[Stored items]
■ ■ ■ ■

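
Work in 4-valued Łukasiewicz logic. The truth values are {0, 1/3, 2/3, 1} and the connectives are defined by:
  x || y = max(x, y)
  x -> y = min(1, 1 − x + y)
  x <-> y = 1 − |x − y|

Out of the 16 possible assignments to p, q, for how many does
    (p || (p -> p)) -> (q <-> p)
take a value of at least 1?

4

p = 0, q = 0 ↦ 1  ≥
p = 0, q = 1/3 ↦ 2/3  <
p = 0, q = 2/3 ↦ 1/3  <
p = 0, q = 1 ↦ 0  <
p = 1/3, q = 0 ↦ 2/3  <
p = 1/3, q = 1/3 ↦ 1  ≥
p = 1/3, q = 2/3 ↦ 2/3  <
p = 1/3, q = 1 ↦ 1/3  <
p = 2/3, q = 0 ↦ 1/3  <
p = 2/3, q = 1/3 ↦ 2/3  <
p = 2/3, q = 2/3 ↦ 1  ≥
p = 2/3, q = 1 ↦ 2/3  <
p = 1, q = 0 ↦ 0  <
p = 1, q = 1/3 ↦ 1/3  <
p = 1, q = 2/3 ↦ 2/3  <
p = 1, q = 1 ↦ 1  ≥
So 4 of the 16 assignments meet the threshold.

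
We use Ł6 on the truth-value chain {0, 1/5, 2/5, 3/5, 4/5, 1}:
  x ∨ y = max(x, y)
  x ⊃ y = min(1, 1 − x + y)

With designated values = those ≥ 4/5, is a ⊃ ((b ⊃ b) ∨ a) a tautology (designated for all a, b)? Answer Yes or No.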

■ ■ ■ ■

◆ EXERCISE INSTRUCTIONS: Beginning at the first line of the records, retype exactly every line up to and including the one with "(p || (p -> p)) -> (q <-> p)".

◆ YOUR RESPONSE:
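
Work in 4-valued Łukasiewicz logic. The truth values are {0, 1/3, 2/3, 1} and the connectives are defined by:
  x || y = max(x, y)
  x -> y = min(1, 1 − x + y)
  x <-> y = 1 − |x − y|

Out of the 16 possible assignments to p, q, for how many does
    (p || (p -> p)) -> (q <-> p)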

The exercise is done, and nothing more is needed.